→ Stored data:
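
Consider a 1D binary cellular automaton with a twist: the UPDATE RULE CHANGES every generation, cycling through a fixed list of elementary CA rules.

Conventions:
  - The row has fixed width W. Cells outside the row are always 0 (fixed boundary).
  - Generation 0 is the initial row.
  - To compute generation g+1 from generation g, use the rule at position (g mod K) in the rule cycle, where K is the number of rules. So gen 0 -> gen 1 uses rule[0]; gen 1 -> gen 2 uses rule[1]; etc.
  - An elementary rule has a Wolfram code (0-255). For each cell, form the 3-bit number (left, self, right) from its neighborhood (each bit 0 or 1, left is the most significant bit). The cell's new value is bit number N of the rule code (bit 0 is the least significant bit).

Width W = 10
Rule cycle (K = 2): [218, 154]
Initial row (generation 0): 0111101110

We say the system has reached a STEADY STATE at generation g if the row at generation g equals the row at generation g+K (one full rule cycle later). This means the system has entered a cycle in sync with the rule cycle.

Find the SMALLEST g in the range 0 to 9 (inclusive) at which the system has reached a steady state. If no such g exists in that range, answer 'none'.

Answer: 3

Derivation:
Gen 0: 0111101110
Gen 1 (rule 218): 1111101111
Gen 2 (rule 154): 1111001110
Gen 3 (rule 218): 1111111111
Gen 4 (rule 154): 1111111110
Gen 5 (rule 218): 1111111111
Gen 6 (rule 154): 1111111110
Gen 7 (rule 218): 1111111111
Gen 8 (rule 154): 1111111110
Gen 9 (rule 218): 1111111111
Gen 10 (rule 154): 1111111110
Gen 11 (rule 218): 1111111111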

→ Your instructions: Each line of the records, from the opening one through the line holding "Initial row (generation 0): 0111101110", should be restated word for word, with nothing else in the answer.

→ Solution to this exercise:
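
Consider a 1D binary cellular automaton with a twist: the UPDATE RULE CHANGES every generation, cycling through a fixed list of elementary CA rules.

Conventions:
  - The row has fixed width W. Cells outside the row are always 0 (fixed boundary).
  - Generation 0 is the initial row.
  - To compute generation g+1 from generation g, use the rule at position (g mod K) in the rule cycle, where K is the number of rules. So gen 0 -> gen 1 uses rule[0]; gen 1 -> gen 2 uses rule[1]; etc.
  - An elementary rule has a Wolfram code (0-255). For each cell, form the 3-bit number (left, self, right) from its neighborhood (each bit 0 or 1, left is the most significant bit). The cell's new value is bit number N of the rule code (bit 0 is the least significant bit).

Width W = 10
Rule cycle (K = 2): [218, 154]
Initial row (generation 0): 0111101110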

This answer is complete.